Spot each line in the data below containing "over" and copy it.

==============================

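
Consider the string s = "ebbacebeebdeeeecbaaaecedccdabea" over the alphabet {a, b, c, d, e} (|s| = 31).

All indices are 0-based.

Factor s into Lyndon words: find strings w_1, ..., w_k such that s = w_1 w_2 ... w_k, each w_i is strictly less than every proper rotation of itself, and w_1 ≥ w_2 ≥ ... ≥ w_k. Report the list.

emit factor 1: 'e' (i=0, period=1)
emit factor 2: 'b' (i=1, period=1)
emit factor 3: 'b' (i=2, period=1)
emit factor 4: 'acebeebdeeeecb' (i=3, period=14)
emit factor 5: 'aaaecedccdabe' (i=17, period=13)
emit factor 6: 'a' (i=30, period=1)

["e", "b", "b", "acebeebdeeeecb", "aaaecedccdabe", "a"]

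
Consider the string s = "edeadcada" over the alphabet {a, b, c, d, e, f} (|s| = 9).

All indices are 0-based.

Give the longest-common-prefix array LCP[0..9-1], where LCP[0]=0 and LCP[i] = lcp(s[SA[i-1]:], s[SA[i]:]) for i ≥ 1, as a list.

sorted suffixes:
  #0 SA[0]=8  'a'
  #1 SA[1]=6  'ada'
  #2 SA[2]=3  'adcada'
  #3 SA[3]=5  'cada'
  #4 SA[4]=7  'da'
  #5 SA[5]=4  'dcada'
  #6 SA[6]=1  'deadcada'
  #7 SA[7]=2  'eadcada'
  #8 SA[8]=0  'edeadcada'

SA = [8, 6, 3, 5, 7, 4, 1, 2, 0]
rank  pair      lcp
   1  s[8:],s[6:]  1  'a'
   2  s[6:],s[3:]  2  'ad'
   3  s[3:],s[5:]  0  ''
   4  s[5:],s[7:]  0  ''
   5  s[7:],s[4:]  1  'd'
   6  s[4:],s[1:]  1  'd'
   7  s[1:],s[2:]  0  ''
   8  s[2:],s[0:]  1  'e'

[0, 1, 2, 0, 0, 1, 1, 0, 1]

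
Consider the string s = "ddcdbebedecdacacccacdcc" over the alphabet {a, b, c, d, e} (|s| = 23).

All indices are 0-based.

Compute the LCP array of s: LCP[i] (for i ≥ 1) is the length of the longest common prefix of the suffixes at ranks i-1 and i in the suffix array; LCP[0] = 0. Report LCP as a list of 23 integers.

rank | idx | suffix
   0 |  12 | acacccacdcc
   1 |  14 | acccacdcc
   2 |  18 | acdcc
   3 |   4 | bebedecdacacccacdcc
   4 |   6 | bedecdacacccacdcc
   5 |  22 | c
   6 |  13 | cacccacdcc
   7 |  17 | cacdcc
   8 |  21 | cc
   9 |  16 | ccacdcc
  10 |  15 | cccacdcc
  11 |  10 | cdacacccacdcc
  12 |   2 | cdbebedecdacacccacdcc
  13 |  19 | cdcc
  14 |  11 | dacacccacdcc
  15 |   3 | dbebedecdacacccacdcc
  16 |  20 | dcc
  17 |   1 | dcdbebedecdacacccacdcc
  18 |   0 | ddcdbebedecdacacccacdcc
  19 |   8 | decdacacccacdcc
  20 |   5 | ebedecdacacccacdcc
  21 |   9 | ecdacacccacdcc
  22 |   7 | edecdacacccacdcc

SA = [12, 14, 18, 4, 6, 22, 13, 17, 21, 16, 15, 10, 2, 19, 11, 3, 20, 1, 0, 8, 5, 9, 7]
i: (SA[i-1],SA[i]) lcp shared
  1: (12,14) 2 'ac'
  2: (14,18) 2 'ac'
  3: (18,4) 0 ''
  4: (4,6) 2 'be'
  5: (6,22) 0 ''
  6: (22,13) 1 'c'
  7: (13,17) 3 'cac'
  8: (17,21) 1 'c'
  9: (21,16) 2 'cc'
  10: (16,15) 2 'cc'
  11: (15,10) 1 'c'
  12: (10,2) 2 'cd'
  13: (2,19) 2 'cd'
  14: (19,11) 0 ''
  15: (11,3) 1 'd'
  16: (3,20) 1 'd'
  17: (20,1) 2 'dc'
  18: (1,0) 1 'd'
  19: (0,8) 1 'd'
  20: (8,5) 0 ''
  21: (5,9) 1 'e'
  22: (9,7) 1 'e'

[0, 2, 2, 0, 2, 0, 1, 3, 1, 2, 2, 1, 2, 2, 0, 1, 1, 2, 1, 1, 0, 1, 1]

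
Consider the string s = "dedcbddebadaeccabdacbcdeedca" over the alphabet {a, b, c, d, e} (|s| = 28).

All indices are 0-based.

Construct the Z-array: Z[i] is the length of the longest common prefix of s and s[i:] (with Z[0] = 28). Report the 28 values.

Z[0]=28
i=1: fresh scan; Z[1]=0
i=2: fresh scan; Z[2]=1 extend→box=[2,3)
i=3: fresh scan; Z[3]=0
i=4: fresh scan; Z[4]=0
i=5: fresh scan; Z[5]=1 extend→box=[5,6)
i=6: fresh scan; Z[6]=2 extend→box=[6,8)
i=7: min(r-i=1, Z[1]=0)=0; Z[7]=0
i=8: fresh scan; Z[8]=0
i=9: fresh scan; Z[9]=0
i=10: fresh scan; Z[10]=1 extend→box=[10,11)
i=11: fresh scan; Z[11]=0
i=12: fresh scan; Z[12]=0
i=13: fresh scan; Z[13]=0
i=14: fresh scan; Z[14]=0
i=15: fresh scan; Z[15]=0
i=16: fresh scan; Z[16]=0
i=17: fresh scan; Z[17]=1 extend→box=[17,18)
i=18: fresh scan; Z[18]=0
i=19: fresh scan; Z[19]=0
i=20: fresh scan; Z[20]=0
i=21: fresh scan; Z[21]=0
i=22: fresh scan; Z[22]=2 extend→box=[22,24)
i=23: min(r-i=1, Z[1]=0)=0; Z[23]=0
i=24: fresh scan; Z[24]=0
i=25: fresh scan; Z[25]=1 extend→box=[25,26)
i=26: fresh scan; Z[26]=0
i=27: fresh scan; Z[27]=0

[28, 0, 1, 0, 0, 1, 2, 0, 0, 0, 1, 0, 0, 0, 0, 0, 0, 1, 0, 0, 0, 0, 2, 0, 0, 1, 0, 0]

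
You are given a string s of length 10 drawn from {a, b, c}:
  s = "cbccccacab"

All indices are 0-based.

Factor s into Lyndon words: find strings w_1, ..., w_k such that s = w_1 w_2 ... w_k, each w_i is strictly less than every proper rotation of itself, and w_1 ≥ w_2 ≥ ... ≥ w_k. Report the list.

emit factor 1: 'c' (i=0, period=1)
emit factor 2: 'bcccc' (i=1, period=5)
emit factor 3: 'ac' (i=6, period=2)
emit factor 4: 'ab' (i=8, period=2)

["c", "bcccc", "ac", "ab"]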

==============================

**Solution to this exercise:**
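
Consider the string s = "ebbacebeebdeeeecbaaaecedccdabea" over the alphabet {a, b, c, d, e} (|s| = 31).
Consider the string s = "edeadcada" over the alphabet {a, b, c, d, e, f} (|s| = 9).
Consider the string s = "ddcdbebedecdacacccacdcc" over the alphabet {a, b, c, d, e} (|s| = 23).
Consider the string s = "dedcbddebadaeccabdacbcdeedca" over the alphabet {a, b, c, d, e} (|s| = 28).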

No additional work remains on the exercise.